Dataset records
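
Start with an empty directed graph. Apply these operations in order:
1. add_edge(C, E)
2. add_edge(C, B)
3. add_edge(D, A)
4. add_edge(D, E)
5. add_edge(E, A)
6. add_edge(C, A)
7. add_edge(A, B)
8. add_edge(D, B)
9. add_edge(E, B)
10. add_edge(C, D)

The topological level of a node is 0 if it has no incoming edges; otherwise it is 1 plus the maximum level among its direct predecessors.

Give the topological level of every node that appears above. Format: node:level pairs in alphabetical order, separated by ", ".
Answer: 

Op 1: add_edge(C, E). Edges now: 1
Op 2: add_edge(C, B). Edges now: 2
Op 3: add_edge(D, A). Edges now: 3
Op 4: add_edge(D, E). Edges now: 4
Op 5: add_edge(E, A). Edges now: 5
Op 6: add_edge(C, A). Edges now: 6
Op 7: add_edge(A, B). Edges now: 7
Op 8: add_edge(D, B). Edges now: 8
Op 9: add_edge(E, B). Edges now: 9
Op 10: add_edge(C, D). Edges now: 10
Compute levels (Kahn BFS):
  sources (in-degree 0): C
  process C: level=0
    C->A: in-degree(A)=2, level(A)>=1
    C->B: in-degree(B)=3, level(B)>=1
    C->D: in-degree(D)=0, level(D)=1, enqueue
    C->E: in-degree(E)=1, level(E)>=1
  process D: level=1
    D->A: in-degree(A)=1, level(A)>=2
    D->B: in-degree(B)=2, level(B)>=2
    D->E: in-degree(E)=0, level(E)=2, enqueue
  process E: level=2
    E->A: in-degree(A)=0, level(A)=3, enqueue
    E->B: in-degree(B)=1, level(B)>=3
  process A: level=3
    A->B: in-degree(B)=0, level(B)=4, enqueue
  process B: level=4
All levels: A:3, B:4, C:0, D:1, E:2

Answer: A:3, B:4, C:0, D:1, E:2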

AIM OF THE EXERCISE >> Say how many lines of the records include the word "node", and give nothing but the number.

RESPONSE TO THE TASK >> 2